#### Task requirements
Would you write out the data below exactly, with every line intact?
Supplied material below:
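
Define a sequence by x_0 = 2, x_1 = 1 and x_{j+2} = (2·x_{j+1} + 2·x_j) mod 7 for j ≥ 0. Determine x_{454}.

1

Computing terms: x_0 = 2,  x_1 = 1,  x_2 = 6,  x_3 = 0,  x_4 = 5,  x_5 = 3,  x_6 = 2,  x_7 = 3,  x_8 = 3,  x_9 = 5,  x_{10} = 2,  x_{11} = 0,  x_{12} = 4,  x_{13} = 1,  x_{14} = 3,  x_{15} = 1,  x_{16} = 1,  x_{17} = 4,  x_{18} = 3,  x_{19} = 0,  x_{20} = 6,  x_{21} = 5,  x_{22} = 1,  x_{23} = 5,  x_{24} = 5,  x_{25} = 6,  x_{26} = 1,  x_{27} = 0,  x_{28} = 2,  x_{29} = 4,  x_{30} = 5,  x_{31} = 4,  x_{32} = 4,  x_{33} = 2,  x_{34} = 5,  x_{35} = 0,  x_{36} = 3,  x_{37} = 6,  x_{38} = 4,  x_{39} = 6,  x_{40} = 6,  x_{41} = 3,  x_{42} = 4,  x_{43} = 0,  x_{44} = 1,  x_{45} = 2,  x_{46} = 6,  x_{47} = 2,  x_{48} = 2,  x_{49} = 1.
Since (x_{48}, x_{49}) = (x_0, x_1) = (2, 1) (two consecutive terms determine the rest), the sequence is periodic with period 48.
(454 - 0) mod 48 = 22, so x_{454} = x_{22} = 1.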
End of Supplied material.
#### Output for this exercise
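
Define a sequence by x_0 = 2, x_1 = 1 and x_{j+2} = (2·x_{j+1} + 2·x_j) mod 7 for j ≥ 0. Determine x_{454}.

1

Computing terms: x_0 = 2,  x_1 = 1,  x_2 = 6,  x_3 = 0,  x_4 = 5,  x_5 = 3,  x_6 = 2,  x_7 = 3,  x_8 = 3,  x_9 = 5,  x_{10} = 2,  x_{11} = 0,  x_{12} = 4,  x_{13} = 1,  x_{14} = 3,  x_{15} = 1,  x_{16} = 1,  x_{17} = 4,  x_{18} = 3,  x_{19} = 0,  x_{20} = 6,  x_{21} = 5,  x_{22} = 1,  x_{23} = 5,  x_{24} = 5,  x_{25} = 6,  x_{26} = 1,  x_{27} = 0,  x_{28} = 2,  x_{29} = 4,  x_{30} = 5,  x_{31} = 4,  x_{32} = 4,  x_{33} = 2,  x_{34} = 5,  x_{35} = 0,  x_{36} = 3,  x_{37} = 6,  x_{38} = 4,  x_{39} = 6,  x_{40} = 6,  x_{41} = 3,  x_{42} = 4,  x_{43} = 0,  x_{44} = 1,  x_{45} = 2,  x_{46} = 6,  x_{47} = 2,  x_{48} = 2,  x_{49} = 1.
Since (x_{48}, x_{49}) = (x_0, x_1) = (2, 1) (two consecutive terms determine the rest), the sequence is periodic with period 48.
(454 - 0) mod 48 = 22, so x_{454} = x_{22} = 1.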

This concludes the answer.